_TASK STATEMENT_:
Take the entries below and print, exactly, the stretch from the line containing "[-2 + (2 + 4·x)·Dx]" through the line containing "[16 + Dx^2]", both included.

Collected data entries:
+ + + + + + +

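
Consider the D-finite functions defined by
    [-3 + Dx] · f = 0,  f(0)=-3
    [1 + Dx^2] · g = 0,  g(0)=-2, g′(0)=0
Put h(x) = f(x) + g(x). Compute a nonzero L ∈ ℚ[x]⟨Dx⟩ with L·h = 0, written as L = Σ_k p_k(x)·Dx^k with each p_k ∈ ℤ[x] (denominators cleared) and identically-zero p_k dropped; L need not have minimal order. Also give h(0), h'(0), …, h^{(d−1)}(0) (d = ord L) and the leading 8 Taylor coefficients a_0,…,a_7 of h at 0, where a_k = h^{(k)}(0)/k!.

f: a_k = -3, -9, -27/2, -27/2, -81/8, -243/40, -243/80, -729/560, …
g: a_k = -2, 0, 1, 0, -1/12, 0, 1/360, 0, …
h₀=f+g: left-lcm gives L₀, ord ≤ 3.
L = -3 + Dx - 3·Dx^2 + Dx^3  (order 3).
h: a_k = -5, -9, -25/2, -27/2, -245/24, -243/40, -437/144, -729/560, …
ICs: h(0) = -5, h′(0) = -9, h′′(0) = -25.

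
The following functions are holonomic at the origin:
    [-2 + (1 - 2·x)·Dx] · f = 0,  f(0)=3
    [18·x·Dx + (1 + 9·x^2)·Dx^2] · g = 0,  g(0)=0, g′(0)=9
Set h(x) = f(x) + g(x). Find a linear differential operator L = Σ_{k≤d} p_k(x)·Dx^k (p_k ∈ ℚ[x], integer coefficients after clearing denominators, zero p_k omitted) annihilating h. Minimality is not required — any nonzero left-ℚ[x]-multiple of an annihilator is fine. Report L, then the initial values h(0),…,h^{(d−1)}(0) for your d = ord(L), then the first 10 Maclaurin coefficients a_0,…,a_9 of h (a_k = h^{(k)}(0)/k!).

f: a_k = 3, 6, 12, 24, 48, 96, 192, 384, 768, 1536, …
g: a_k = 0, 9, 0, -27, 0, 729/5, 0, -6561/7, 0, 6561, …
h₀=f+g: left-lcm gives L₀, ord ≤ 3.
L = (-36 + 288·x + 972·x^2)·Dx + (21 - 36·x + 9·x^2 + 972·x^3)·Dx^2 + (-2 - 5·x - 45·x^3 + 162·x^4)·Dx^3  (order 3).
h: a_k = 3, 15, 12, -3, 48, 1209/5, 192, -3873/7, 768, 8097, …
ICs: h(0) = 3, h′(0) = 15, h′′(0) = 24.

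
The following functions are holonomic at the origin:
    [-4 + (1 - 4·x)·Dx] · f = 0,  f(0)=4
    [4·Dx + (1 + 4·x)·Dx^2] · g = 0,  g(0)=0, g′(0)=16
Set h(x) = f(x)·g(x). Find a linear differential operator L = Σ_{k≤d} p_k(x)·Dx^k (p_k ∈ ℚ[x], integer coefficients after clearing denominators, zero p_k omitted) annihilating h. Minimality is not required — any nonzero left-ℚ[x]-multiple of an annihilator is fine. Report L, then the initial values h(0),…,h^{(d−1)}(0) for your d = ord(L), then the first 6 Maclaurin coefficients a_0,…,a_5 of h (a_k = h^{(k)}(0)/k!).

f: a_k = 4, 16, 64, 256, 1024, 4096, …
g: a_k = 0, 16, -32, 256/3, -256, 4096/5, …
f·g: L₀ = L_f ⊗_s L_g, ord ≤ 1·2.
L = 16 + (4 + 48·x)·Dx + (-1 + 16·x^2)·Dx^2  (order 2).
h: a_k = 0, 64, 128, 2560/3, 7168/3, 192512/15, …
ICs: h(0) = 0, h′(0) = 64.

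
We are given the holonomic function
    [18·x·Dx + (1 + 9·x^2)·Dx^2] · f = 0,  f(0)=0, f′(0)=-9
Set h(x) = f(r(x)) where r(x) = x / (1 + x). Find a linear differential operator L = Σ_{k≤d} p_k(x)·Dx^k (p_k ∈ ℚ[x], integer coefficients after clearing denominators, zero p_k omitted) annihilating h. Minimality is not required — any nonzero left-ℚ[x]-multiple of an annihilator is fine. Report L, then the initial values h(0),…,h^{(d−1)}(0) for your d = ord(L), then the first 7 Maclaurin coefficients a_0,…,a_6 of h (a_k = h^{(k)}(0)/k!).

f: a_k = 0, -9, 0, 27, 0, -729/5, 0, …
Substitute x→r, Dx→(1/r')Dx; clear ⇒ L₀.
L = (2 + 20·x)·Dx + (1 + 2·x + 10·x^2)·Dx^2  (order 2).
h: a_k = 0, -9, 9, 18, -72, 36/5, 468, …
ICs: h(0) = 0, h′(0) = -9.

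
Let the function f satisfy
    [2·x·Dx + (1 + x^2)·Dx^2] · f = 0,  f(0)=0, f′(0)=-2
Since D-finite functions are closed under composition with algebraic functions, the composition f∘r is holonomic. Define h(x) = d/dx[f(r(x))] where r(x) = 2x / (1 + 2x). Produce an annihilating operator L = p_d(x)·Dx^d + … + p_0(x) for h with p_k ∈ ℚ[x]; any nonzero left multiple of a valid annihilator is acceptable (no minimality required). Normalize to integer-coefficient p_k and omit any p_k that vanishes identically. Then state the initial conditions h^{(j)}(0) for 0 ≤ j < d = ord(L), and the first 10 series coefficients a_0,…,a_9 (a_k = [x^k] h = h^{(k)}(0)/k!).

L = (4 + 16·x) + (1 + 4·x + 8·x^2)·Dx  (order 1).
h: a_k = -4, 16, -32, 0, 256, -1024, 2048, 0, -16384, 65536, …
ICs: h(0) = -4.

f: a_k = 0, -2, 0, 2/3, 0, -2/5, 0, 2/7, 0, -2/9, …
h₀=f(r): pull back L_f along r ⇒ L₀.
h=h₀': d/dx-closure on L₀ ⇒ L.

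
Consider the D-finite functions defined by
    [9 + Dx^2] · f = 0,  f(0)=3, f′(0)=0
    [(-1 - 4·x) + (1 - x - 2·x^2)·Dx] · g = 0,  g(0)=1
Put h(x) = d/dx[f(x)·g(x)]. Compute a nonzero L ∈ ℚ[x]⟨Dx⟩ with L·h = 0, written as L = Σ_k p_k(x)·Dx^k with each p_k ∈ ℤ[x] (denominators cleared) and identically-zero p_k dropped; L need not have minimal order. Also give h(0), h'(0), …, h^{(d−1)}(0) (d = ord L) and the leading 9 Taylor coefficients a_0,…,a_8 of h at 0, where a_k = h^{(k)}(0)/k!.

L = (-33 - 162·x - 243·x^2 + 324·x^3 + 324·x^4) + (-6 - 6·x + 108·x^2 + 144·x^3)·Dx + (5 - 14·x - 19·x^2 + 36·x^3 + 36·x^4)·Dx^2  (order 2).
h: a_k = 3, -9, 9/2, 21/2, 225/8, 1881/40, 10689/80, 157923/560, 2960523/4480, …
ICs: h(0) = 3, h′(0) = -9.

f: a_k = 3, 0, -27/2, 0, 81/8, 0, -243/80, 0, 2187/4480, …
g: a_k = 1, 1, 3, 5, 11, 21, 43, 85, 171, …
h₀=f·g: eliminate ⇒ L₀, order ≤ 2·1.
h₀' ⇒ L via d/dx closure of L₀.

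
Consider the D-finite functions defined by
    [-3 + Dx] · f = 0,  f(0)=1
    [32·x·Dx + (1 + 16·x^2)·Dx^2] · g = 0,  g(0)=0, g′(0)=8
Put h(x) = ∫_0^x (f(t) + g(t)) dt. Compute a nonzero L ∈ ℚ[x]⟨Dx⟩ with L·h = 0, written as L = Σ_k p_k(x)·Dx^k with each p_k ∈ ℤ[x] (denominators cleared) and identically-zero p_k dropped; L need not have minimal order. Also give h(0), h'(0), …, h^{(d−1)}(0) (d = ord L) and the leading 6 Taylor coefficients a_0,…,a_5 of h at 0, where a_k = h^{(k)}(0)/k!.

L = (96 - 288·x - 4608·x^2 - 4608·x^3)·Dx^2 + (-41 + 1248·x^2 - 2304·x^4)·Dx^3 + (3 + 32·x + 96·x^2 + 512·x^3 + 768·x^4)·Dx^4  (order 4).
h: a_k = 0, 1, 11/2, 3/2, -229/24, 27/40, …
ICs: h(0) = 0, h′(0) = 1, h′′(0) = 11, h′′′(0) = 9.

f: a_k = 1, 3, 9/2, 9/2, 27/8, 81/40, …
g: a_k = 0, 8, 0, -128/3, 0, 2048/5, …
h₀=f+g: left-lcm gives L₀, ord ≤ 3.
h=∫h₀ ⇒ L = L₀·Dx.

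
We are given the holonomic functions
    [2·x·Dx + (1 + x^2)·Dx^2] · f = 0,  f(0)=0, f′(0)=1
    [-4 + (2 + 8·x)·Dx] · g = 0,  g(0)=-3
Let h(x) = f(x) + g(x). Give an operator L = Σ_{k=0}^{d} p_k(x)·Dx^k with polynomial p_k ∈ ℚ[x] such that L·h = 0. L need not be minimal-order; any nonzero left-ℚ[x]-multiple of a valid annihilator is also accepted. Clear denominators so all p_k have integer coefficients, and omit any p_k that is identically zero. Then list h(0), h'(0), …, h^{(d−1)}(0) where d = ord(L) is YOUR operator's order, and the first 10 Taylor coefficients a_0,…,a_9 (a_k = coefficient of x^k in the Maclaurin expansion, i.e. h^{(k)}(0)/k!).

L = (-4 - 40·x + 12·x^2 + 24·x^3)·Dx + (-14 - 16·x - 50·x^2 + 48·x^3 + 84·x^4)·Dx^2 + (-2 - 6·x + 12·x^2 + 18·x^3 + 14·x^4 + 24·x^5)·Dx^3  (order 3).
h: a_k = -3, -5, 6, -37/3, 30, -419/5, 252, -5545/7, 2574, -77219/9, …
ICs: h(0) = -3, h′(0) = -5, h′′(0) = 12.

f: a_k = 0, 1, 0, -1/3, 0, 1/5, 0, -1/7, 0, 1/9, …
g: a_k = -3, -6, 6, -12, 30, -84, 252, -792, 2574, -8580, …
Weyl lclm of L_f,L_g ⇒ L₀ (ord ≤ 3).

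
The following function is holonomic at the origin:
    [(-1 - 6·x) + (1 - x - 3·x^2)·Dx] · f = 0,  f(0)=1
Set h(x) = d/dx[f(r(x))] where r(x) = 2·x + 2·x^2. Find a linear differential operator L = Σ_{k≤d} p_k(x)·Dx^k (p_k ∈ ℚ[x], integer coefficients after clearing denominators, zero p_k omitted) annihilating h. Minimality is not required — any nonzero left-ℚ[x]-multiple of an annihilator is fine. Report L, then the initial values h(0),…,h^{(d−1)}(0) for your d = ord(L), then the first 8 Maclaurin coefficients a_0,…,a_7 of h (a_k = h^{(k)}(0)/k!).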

+ + + + + + +

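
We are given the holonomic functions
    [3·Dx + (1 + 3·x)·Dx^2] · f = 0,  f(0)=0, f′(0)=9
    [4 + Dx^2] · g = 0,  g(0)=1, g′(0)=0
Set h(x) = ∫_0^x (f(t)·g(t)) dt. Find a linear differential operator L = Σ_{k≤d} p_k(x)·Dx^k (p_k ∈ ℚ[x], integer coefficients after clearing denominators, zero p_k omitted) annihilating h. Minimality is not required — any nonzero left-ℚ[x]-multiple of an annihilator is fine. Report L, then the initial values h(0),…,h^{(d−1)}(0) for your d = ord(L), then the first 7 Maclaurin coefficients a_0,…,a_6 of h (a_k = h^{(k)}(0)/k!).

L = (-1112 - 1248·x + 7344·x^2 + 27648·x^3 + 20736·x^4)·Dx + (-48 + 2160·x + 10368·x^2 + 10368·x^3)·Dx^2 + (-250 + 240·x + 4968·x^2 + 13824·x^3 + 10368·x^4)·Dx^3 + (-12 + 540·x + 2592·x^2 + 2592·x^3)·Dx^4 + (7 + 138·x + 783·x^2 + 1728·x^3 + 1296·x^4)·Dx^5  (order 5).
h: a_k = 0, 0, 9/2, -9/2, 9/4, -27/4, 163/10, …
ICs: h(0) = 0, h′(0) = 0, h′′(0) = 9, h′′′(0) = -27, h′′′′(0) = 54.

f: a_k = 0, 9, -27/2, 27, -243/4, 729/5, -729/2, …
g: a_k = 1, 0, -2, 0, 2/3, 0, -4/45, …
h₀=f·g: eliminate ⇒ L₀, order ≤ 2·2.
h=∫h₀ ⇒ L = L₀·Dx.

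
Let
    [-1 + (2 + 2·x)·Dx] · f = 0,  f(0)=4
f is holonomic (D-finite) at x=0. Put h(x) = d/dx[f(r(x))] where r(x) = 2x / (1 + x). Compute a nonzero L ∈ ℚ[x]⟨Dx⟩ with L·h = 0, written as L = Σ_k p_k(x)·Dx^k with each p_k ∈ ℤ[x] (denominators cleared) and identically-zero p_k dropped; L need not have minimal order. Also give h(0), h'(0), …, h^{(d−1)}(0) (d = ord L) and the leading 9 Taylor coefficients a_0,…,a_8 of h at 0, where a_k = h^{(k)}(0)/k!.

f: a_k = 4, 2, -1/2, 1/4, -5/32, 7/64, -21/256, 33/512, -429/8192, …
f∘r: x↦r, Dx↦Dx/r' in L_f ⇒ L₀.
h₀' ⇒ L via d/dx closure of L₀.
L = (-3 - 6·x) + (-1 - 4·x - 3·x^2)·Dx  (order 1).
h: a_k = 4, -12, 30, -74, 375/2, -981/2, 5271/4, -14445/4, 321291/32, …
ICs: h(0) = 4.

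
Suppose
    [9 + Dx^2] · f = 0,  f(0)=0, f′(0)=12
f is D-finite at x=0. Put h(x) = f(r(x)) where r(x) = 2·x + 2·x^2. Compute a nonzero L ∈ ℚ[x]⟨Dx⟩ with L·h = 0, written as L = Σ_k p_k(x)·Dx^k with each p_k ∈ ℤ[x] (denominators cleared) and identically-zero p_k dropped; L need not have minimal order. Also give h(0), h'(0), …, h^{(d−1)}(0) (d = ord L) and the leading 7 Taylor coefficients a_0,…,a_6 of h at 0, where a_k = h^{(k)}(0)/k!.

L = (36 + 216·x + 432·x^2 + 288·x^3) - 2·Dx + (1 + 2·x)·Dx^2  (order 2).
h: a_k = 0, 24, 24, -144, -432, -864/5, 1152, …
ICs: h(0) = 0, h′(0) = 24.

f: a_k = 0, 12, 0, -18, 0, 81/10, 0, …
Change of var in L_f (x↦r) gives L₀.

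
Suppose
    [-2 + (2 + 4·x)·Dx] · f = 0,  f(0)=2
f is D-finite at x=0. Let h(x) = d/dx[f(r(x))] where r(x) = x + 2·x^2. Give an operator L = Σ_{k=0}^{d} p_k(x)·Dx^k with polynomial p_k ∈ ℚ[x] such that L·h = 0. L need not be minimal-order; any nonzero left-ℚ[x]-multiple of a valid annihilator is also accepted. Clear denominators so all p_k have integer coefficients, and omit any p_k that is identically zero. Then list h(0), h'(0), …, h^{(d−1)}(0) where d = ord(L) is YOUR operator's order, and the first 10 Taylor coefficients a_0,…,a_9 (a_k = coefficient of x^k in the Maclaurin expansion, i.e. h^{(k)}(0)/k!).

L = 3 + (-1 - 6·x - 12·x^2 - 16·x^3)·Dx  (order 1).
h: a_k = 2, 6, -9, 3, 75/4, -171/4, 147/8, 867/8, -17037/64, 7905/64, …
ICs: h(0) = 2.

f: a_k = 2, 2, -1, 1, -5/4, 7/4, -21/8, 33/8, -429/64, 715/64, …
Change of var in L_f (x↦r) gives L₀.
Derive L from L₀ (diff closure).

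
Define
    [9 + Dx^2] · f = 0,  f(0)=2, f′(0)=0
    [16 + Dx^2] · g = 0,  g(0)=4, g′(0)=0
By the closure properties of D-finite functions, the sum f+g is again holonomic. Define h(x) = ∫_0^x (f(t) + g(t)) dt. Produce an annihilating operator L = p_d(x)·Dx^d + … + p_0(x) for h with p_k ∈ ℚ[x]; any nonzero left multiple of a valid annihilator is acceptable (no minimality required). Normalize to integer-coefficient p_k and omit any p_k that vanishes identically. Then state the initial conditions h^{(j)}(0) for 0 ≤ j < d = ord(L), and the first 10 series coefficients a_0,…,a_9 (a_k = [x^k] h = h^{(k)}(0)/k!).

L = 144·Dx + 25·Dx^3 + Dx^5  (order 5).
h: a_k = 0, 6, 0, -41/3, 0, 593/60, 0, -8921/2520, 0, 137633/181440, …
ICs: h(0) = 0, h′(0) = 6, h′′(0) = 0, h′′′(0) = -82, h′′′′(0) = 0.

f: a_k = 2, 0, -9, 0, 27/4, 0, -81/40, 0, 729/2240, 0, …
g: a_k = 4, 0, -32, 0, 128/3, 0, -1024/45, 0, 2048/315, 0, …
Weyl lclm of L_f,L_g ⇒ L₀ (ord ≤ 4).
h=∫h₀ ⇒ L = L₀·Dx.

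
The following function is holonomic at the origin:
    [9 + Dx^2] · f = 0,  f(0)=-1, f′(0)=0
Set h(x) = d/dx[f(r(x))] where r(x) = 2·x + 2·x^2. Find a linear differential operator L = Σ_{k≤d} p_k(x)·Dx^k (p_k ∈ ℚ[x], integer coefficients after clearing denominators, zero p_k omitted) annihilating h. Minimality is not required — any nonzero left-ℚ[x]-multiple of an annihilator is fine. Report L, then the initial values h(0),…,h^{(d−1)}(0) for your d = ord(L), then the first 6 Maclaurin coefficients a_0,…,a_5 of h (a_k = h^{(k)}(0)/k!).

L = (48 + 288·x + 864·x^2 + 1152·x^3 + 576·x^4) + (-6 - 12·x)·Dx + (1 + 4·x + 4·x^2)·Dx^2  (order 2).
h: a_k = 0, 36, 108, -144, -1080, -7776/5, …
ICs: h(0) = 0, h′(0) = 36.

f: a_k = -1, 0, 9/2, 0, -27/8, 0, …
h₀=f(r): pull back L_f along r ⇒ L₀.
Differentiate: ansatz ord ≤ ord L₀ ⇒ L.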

+ + + + + + +

_RESULT FOR THIS TASK_:
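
    [-2 + (2 + 4·x)·Dx] · f = 0,  f(0)=2
f is D-finite at x=0. Let h(x) = d/dx[f(r(x))] where r(x) = x + 2·x^2. Give an operator L = Σ_{k=0}^{d} p_k(x)·Dx^k with polynomial p_k ∈ ℚ[x] such that L·h = 0. L need not be minimal-order; any nonzero left-ℚ[x]-multiple of a valid annihilator is also accepted. Clear denominators so all p_k have integer coefficients, and omit any p_k that is identically zero. Then list h(0), h'(0), …, h^{(d−1)}(0) where d = ord(L) is YOUR operator's order, and the first 10 Taylor coefficients a_0,…,a_9 (a_k = coefficient of x^k in the Maclaurin expansion, i.e. h^{(k)}(0)/k!).

L = 3 + (-1 - 6·x - 12·x^2 - 16·x^3)·Dx  (order 1).
h: a_k = 2, 6, -9, 3, 75/4, -171/4, 147/8, 867/8, -17037/64, 7905/64, …
ICs: h(0) = 2.

f: a_k = 2, 2, -1, 1, -5/4, 7/4, -21/8, 33/8, -429/64, 715/64, …
Change of var in L_f (x↦r) gives L₀.
Derive L from L₀ (diff closure).

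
Define
    [9 + Dx^2] · f = 0,  f(0)=2, f′(0)=0
    [16 + Dx^2] · g = 0,  g(0)=4, g′(0)=0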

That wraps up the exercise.